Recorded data
________________

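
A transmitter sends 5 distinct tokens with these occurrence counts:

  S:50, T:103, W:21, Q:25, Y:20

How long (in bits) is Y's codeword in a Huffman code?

Repeatedly merge the two smallest:
combine Y(20), W(21) → 41
combine Q(25), 41 → 66
combine S(50), 66 → 116
combine T(103), 116 → 219
Y's leaf is at depth 4, giving a 4-bit codeword.

4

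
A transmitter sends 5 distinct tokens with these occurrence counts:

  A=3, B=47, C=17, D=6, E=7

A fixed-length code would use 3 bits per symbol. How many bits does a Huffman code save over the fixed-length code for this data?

Fixed-length: 3 bits × 80 symbols = 240 bits.
Huffman merges:
merge A(3) and D(6): 9
merge E(7) and 9: 16
merge 16 and C(17): 33
merge 33 and B(47): 80
Huffman total = 9 + 16 + 33 + 80 = 138 bits.
Saving = 240 − 138 = 102 bits.

102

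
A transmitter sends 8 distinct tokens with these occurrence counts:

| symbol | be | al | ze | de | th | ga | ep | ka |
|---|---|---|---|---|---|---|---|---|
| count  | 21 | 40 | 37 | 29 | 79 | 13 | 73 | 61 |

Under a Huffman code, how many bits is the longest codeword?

Merge the two lowest-weight nodes at each step:
combine ga(13), be(21) → 34
combine de(29), 34 → 63
combine ze(37), al(40) → 77
combine ka(61), 63 → 124
combine ep(73), 77 → 150
combine th(79), 124 → 203
combine 150, 203 → 353
The first pair merged (ga, be) ends up deepest, at depth 5.

5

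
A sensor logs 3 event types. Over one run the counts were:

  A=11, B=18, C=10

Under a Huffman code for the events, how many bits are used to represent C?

2

Build the tree from the bottom:
combine C(10), A(11) → 21
combine B(18), 21 → 39
The subtree containing C is merged 2 times, so code length = 2.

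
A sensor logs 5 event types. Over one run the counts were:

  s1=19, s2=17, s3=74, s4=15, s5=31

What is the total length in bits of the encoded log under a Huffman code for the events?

Greedily combine the two least-frequent nodes:
merge s4(15) and s2(17): 32
merge s1(19) and s5(31): 50
merge 32 and 50: 82
merge s3(74) and 82: 156
The encoded length is the sum of every internal node's weight: 32 + 50 + 82 + 156 = 320 bits.

320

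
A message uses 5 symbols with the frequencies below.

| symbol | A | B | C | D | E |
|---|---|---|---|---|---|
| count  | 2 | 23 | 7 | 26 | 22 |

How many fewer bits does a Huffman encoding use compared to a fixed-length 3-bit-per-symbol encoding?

Fixed-length: 3 bits × 80 symbols = 240 bits.
Huffman merges:
merge A(2) and C(7): 9
merge 9 and E(22): 31
merge B(23) and D(26): 49
merge 31 and 49: 80
Huffman total = 9 + 31 + 49 + 80 = 169 bits.
Saving = 240 − 169 = 71 bits.

71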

________________

The required answer is every line of the data, duplicated exactly.

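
A transmitter sends 5 distinct tokens with these occurrence counts:

  S:50, T:103, W:21, Q:25, Y:20

How long (in bits) is Y's codeword in a Huffman code?

Repeatedly merge the two smallest:
combine Y(20), W(21) → 41
combine Q(25), 41 → 66
combine S(50), 66 → 116
combine T(103), 116 → 219
Y's leaf is at depth 4, giving a 4-bit codeword.

4

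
A transmitter sends 5 distinct tokens with these occurrence counts:

  A=3, B=47, C=17, D=6, E=7

A fixed-length code would use 3 bits per symbol. How many bits does a Huffman code save over the fixed-length code for this data?

Fixed-length: 3 bits × 80 symbols = 240 bits.
Huffman merges:
merge A(3) and D(6): 9
merge E(7) and 9: 16
merge 16 and C(17): 33
merge 33 and B(47): 80
Huffman total = 9 + 16 + 33 + 80 = 138 bits.
Saving = 240 − 138 = 102 bits.

102

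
A transmitter sends 8 distinct tokens with these occurrence counts:

| symbol | be | al | ze | de | th | ga | ep | ka |
|---|---|---|---|---|---|---|---|---|
| count  | 21 | 40 | 37 | 29 | 79 | 13 | 73 | 61 |

Under a Huffman code, how many bits is the longest codeword?

Merge the two lowest-weight nodes at each step:
combine ga(13), be(21) → 34
combine de(29), 34 → 63
combine ze(37), al(40) → 77
combine ka(61), 63 → 124
combine ep(73), 77 → 150
combine th(79), 124 → 203
combine 150, 203 → 353
The first pair merged (ga, be) ends up deepest, at depth 5.

5

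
A sensor logs 3 event types. Over one run the counts were:

  A=11, B=18, C=10

Under a Huffman code for the events, how many bits are used to represent C?

2

Build the tree from the bottom:
combine C(10), A(11) → 21
combine B(18), 21 → 39
The subtree containing C is merged 2 times, so code length = 2.

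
A sensor logs 5 event types. Over one run the counts were:

  s1=19, s2=17, s3=74, s4=15, s5=31

What is the total length in bits of the encoded log under a Huffman code for the events?

Greedily combine the two least-frequent nodes:
merge s4(15) and s2(17): 32
merge s1(19) and s5(31): 50
merge 32 and 50: 82
merge s3(74) and 82: 156
The encoded length is the sum of every internal node's weight: 32 + 50 + 82 + 156 = 320 bits.

320

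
A message uses 5 symbols with the frequencies below.

| symbol | A | B | C | D | E |
|---|---|---|---|---|---|
| count  | 2 | 23 | 7 | 26 | 22 |

How many fewer bits does a Huffman encoding use compared to a fixed-length 3-bit-per-symbol encoding?

Fixed-length: 3 bits × 80 symbols = 240 bits.
Huffman merges:
merge A(2) and C(7): 9
merge 9 and E(22): 31
merge B(23) and D(26): 49
merge 31 and 49: 80
Huffman total = 9 + 31 + 49 + 80 = 169 bits.
Saving = 240 − 169 = 71 bits.

71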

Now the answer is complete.